The output should consist solely of the line containing "Given f(0)=2, f(1)=4, f(2)=0, f(3)=2, f(4)=1" and the lines that follow it through the end of the data below.

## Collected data
>>>
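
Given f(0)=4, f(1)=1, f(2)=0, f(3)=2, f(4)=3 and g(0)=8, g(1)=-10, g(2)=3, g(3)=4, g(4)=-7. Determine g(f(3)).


f(3) = 2
g(2) = 3

3


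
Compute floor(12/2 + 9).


12/2 = 6
6 + 9 = 15
floor(15) = 15

15


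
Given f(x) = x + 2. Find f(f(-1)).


f(-1) = 1
f(1) = 3

3


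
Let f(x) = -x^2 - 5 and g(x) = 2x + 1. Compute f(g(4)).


g(4) = 9
f(9) = (-1)*(9)^2 - 5 = -86

-86


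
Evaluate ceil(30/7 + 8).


30/7 = 4.2857
4.2857 + 8 = 12.2857
ceil(12.2857) = 13

13


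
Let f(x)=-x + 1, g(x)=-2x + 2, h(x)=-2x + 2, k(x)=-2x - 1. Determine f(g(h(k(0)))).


7


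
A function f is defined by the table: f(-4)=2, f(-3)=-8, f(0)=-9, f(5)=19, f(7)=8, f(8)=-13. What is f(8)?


Reading from the table at x = 8

-13


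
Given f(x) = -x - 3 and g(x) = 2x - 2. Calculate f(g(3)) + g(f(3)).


f(g(3)) = -7
g(f(3)) = -14
Sum = -21

-21


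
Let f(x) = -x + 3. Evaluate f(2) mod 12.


1


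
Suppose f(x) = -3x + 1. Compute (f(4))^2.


f(4) = -11
(-11)^2 = 121

121


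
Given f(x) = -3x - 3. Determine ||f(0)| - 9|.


f(0) = -3
|-3| = 3
|3 - 9| = 6

6


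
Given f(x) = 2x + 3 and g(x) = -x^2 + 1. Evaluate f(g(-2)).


g(-2) = -3
f(-3) = -3

-3


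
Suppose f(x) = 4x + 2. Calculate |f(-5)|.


f(-5) = -18
|-18| = 18

18


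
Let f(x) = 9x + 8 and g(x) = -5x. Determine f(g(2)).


g(2) = -10
f(-10) = -82

-82


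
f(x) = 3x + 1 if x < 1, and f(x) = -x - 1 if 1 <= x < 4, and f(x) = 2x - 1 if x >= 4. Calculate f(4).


7


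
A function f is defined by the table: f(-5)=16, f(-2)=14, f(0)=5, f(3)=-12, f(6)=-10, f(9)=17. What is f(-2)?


Reading from the table at x = -2

14


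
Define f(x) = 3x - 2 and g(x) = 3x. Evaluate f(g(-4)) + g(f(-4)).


f(g(-4)) = -38
g(f(-4)) = -42
Sum = -80

-80


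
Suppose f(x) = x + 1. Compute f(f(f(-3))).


f(-3) = -2
f(-2) = -1
f(-1) = 0

0


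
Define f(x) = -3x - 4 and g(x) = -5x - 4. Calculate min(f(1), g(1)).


f(1) = -7
g(1) = -9
min = -9

-9


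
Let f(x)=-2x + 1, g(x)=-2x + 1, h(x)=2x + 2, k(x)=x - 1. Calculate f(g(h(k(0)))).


k(0) = -1
h(-1) = 0
g(0) = 1
f(1) = -1

-1


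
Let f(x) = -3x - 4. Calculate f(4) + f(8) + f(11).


f(4) = -16
f(8) = -28
f(11) = -37
Sum = -81

-81


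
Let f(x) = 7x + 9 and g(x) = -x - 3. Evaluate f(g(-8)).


g(-8) = 5
f(5) = 44

44


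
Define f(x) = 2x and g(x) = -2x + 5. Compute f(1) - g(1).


-1


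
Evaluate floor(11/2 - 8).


11/2 = 5.5
5.5 - 8 = -2.5
floor(-2.5) = -3

-3


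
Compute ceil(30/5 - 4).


30/5 = 6
6 - 4 = 2
ceil(2) = 2

2


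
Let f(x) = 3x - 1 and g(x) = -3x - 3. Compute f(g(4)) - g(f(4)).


f(g(4)) = -46
g(f(4)) = -36
Difference = -10

-10


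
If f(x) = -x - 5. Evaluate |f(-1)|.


f(-1) = -4
|-4| = 4

4


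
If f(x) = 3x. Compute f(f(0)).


f(0) = 0
f(0) = 0

0


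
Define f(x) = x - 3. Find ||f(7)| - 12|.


f(7) = 4
|4| = 4
|4 - 12| = 8

8


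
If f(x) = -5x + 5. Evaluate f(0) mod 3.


f(0) = 5
5 mod 3 = 2

2


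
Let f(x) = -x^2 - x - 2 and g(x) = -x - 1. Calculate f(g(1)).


g(1) = -2
f(-2) = (-1)*(-2)^2 - 1*(-2) - 2 = -4

-4


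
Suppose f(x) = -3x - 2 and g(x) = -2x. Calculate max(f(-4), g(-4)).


f(-4) = 10
g(-4) = 8
max = 10

10


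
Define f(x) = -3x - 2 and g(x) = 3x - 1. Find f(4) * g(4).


f(4) = -14
g(4) = 11
Product = -154

-154


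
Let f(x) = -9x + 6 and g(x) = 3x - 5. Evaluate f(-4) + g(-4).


f(-4) = 42
g(-4) = -17
Sum = 25

25


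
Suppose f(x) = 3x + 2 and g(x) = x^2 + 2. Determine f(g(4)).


g(4) = 18
f(18) = 56

56


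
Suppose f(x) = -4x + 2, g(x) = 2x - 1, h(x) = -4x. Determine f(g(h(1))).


h(1) = -4
g(-4) = -9
f(-9) = 38

38


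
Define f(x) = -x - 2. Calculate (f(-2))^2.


0


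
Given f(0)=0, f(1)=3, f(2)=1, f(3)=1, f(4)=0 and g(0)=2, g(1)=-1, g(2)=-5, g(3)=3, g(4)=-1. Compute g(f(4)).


f(4) = 0
g(0) = 2

2


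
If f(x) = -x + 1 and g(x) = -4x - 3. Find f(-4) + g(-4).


f(-4) = 5
g(-4) = 13
Sum = 18

18


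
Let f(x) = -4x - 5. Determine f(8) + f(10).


f(8) = -37
f(10) = -45
Sum = -82

-82


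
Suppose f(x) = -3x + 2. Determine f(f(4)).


f(4) = -10
f(-10) = 32

32


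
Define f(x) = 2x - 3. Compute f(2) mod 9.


f(2) = 1
1 mod 9 = 1

1


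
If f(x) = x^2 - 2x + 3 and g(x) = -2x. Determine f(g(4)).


83


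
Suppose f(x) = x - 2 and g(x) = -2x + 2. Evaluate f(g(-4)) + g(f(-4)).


f(g(-4)) = 8
g(f(-4)) = 14
Sum = 22

22


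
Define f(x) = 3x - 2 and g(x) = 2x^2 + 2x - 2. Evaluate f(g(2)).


g(2) = 10
f(10) = 28

28


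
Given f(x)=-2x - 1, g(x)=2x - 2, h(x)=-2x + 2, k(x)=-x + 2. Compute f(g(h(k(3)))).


k(3) = -1
h(-1) = 4
g(4) = 6
f(6) = -13

-13


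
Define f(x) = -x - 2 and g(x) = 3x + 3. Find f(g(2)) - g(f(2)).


f(g(2)) = -11
g(f(2)) = -9
Difference = -2

-2


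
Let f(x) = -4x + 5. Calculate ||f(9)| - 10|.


f(9) = -31
|-31| = 31
|31 - 10| = 21

21


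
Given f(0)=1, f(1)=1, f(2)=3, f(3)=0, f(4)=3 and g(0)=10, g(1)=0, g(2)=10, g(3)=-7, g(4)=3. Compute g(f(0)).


f(0) = 1
g(1) = 0

0


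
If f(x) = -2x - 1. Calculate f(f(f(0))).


f(0) = -1
f(-1) = 1
f(1) = -3

-3


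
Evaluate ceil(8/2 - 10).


8/2 = 4
4 - 10 = -6
ceil(-6) = -6

-6


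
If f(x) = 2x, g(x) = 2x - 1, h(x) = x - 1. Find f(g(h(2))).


h(2) = 1
g(1) = 1
f(1) = 2

2


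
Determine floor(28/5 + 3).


8


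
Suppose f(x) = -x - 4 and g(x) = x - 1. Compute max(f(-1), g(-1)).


f(-1) = -3
g(-1) = -2
max = -2

-2


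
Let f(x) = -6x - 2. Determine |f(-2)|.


f(-2) = 10
|10| = 10

10


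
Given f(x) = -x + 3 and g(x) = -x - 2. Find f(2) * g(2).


f(2) = 1
g(2) = -4
Product = -4

-4


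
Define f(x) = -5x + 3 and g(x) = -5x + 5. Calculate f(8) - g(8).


f(8) = -37
g(8) = -35
Difference = -2

-2


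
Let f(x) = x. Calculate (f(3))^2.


f(3) = 3
(3)^2 = 9

9


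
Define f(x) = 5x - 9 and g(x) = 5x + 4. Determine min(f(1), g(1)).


f(1) = -4
g(1) = 9
min = -4

-4


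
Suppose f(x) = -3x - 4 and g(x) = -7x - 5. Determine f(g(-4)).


g(-4) = 23
f(23) = -73

-73


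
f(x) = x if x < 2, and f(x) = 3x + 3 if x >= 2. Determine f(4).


15


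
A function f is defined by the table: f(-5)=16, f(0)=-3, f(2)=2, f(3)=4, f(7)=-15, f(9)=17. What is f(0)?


Reading from the table at x = 0

-3


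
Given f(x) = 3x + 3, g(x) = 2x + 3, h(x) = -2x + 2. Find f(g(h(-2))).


h(-2) = 6
g(6) = 15
f(15) = 48

48


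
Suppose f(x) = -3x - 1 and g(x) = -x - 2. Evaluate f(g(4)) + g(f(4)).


28


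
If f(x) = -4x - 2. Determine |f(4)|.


f(4) = -18
|-18| = 18

18


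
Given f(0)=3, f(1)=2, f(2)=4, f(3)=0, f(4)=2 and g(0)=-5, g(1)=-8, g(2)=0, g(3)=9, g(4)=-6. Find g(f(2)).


f(2) = 4
g(4) = -6

-6


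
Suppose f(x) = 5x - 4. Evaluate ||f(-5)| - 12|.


f(-5) = -29
|-29| = 29
|29 - 12| = 17

17


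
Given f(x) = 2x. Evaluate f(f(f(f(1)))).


f(1) = 2
f(2) = 4
f(4) = 8
f(8) = 16

16


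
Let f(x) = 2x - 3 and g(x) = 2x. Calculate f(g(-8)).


g(-8) = -16
f(-16) = -35

-35


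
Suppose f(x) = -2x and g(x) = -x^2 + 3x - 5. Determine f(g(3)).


g(3) = -5
f(-5) = 10

10


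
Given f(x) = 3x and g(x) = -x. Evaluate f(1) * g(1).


f(1) = 3
g(1) = -1
Product = -3

-3


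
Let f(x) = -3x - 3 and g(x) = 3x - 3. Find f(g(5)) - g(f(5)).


f(g(5)) = -39
g(f(5)) = -57
Difference = 18

18


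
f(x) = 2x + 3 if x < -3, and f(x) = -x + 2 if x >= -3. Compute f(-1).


-1 satisfies x >= -3
f(-1) = 3

3


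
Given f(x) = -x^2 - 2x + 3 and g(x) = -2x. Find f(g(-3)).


g(-3) = 6
f(6) = (-1)*(6)^2 - 2*(6) + 3 = -45

-45


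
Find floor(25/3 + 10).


25/3 = 8.3333
8.3333 + 10 = 18.3333
floor(18.3333) = 18

18


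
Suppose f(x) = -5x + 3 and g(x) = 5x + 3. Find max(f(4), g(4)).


f(4) = -17
g(4) = 23
max = 23

23


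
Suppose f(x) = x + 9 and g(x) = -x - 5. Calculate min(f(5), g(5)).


f(5) = 14
g(5) = -10
min = -10

-10


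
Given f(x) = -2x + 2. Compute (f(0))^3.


f(0) = 2
(2)^3 = 8

8


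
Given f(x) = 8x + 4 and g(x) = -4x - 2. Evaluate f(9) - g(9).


f(9) = 76
g(9) = -38
Difference = 114

114


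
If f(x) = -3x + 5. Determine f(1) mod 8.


f(1) = 2
2 mod 8 = 2

2


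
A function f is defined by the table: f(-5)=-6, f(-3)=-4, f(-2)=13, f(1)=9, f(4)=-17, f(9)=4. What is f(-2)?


13


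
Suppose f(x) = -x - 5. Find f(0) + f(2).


f(0) = -5
f(2) = -7
Sum = -12

-12


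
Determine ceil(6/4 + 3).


6/4 = 1.5
1.5 + 3 = 4.5
ceil(4.5) = 5

5


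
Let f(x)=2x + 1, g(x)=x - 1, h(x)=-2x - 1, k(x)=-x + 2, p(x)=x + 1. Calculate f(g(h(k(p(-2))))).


-15


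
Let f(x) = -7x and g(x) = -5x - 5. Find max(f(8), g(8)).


f(8) = -56
g(8) = -45
max = -45

-45


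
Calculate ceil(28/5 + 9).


15


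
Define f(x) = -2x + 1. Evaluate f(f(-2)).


f(-2) = 5
f(5) = -9

-9


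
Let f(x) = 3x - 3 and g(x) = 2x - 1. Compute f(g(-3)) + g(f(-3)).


f(g(-3)) = -24
g(f(-3)) = -25
Sum = -49

-49


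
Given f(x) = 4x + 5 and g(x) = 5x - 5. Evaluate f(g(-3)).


g(-3) = -20
f(-20) = -75

-75


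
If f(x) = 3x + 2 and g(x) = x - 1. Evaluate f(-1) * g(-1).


f(-1) = -1
g(-1) = -2
Product = 2

2


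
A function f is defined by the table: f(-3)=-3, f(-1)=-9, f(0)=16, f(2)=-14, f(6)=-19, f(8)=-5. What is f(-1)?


Reading from the table at x = -1

-9


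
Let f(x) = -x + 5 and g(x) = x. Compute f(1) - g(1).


f(1) = 4
g(1) = 1
Difference = 3

3


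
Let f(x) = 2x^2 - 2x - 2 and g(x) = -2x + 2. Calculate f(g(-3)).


g(-3) = 8
f(8) = 2*(8)^2 - 2*(8) - 2 = 110

110


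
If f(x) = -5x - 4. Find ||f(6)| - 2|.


f(6) = -34
|-34| = 34
|34 - 2| = 32

32


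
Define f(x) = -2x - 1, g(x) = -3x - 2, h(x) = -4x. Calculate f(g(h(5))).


h(5) = -20
g(-20) = 58
f(58) = -117

-117


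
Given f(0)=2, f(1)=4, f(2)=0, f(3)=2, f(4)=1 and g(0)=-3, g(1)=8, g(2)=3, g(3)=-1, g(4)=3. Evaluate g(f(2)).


f(2) = 0
g(0) = -3

-3


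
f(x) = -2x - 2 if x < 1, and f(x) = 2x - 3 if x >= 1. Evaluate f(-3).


4


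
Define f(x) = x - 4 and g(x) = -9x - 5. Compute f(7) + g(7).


f(7) = 3
g(7) = -68
Sum = -65

-65


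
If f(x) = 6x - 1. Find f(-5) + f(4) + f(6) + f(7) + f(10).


f(-5) = -31
f(4) = 23
f(6) = 35
f(7) = 41
f(10) = 59
Sum = 127

127


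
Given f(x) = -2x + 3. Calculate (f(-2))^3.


f(-2) = 7
(7)^3 = 343

343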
<<<
## COMPLETED TASK
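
Given f(0)=2, f(1)=4, f(2)=0, f(3)=2, f(4)=1 and g(0)=-3, g(1)=8, g(2)=3, g(3)=-1, g(4)=3. Evaluate g(f(2)).


f(2) = 0
g(0) = -3

-3


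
f(x) = -2x - 2 if x < 1, and f(x) = 2x - 3 if x >= 1. Evaluate f(-3).


4


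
Define f(x) = x - 4 and g(x) = -9x - 5. Compute f(7) + g(7).


f(7) = 3
g(7) = -68
Sum = -65

-65


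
If f(x) = 6x - 1. Find f(-5) + f(4) + f(6) + f(7) + f(10).


f(-5) = -31
f(4) = 23
f(6) = 35
f(7) = 41
f(10) = 59
Sum = 127

127


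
Given f(x) = -2x + 3. Calculate (f(-2))^3.


f(-2) = 7
(7)^3 = 343

343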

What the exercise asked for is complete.